Filter the data for lines with the word "expiry", then copy every line so identified.

[Data excerpts]
_____
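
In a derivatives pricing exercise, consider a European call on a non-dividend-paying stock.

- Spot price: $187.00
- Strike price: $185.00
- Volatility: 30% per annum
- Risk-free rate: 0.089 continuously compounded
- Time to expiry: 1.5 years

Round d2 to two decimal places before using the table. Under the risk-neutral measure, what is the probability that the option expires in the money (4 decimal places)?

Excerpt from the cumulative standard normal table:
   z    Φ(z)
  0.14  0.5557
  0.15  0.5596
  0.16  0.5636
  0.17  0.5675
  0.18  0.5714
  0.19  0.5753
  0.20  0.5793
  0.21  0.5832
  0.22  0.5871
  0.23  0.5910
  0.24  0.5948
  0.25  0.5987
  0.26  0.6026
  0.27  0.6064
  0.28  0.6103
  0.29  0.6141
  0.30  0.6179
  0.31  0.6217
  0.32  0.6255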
_____
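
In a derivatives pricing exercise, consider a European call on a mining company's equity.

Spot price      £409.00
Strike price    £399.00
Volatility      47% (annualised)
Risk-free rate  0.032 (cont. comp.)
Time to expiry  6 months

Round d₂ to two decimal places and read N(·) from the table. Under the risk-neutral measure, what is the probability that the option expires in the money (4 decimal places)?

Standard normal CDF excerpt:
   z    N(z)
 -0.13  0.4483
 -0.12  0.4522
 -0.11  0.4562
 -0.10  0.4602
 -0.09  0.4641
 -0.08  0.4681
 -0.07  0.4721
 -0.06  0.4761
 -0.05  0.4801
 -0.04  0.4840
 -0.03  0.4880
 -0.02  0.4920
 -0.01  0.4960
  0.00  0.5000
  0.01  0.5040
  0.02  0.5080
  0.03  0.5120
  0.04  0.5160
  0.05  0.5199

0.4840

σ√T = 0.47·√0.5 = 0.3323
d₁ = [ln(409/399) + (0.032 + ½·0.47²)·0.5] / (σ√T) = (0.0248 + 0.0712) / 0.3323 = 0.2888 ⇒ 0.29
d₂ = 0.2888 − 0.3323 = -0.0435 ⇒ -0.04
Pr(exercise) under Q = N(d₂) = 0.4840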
_____
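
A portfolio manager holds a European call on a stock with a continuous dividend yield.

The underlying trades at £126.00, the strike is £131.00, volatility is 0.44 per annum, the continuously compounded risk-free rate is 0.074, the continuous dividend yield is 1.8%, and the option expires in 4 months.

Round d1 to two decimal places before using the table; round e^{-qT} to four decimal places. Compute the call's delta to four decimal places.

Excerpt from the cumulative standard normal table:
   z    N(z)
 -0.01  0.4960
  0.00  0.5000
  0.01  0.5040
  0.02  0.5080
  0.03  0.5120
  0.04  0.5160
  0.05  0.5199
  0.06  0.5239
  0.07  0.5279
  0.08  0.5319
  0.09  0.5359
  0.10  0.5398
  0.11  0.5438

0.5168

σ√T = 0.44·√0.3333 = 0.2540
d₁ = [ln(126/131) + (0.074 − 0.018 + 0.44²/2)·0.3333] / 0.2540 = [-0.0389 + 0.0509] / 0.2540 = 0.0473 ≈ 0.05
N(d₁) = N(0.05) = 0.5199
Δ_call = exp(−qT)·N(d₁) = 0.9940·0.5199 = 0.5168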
_____
● **Written response**:
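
- Time to expiry: 1.5 years
Time to expiry  6 months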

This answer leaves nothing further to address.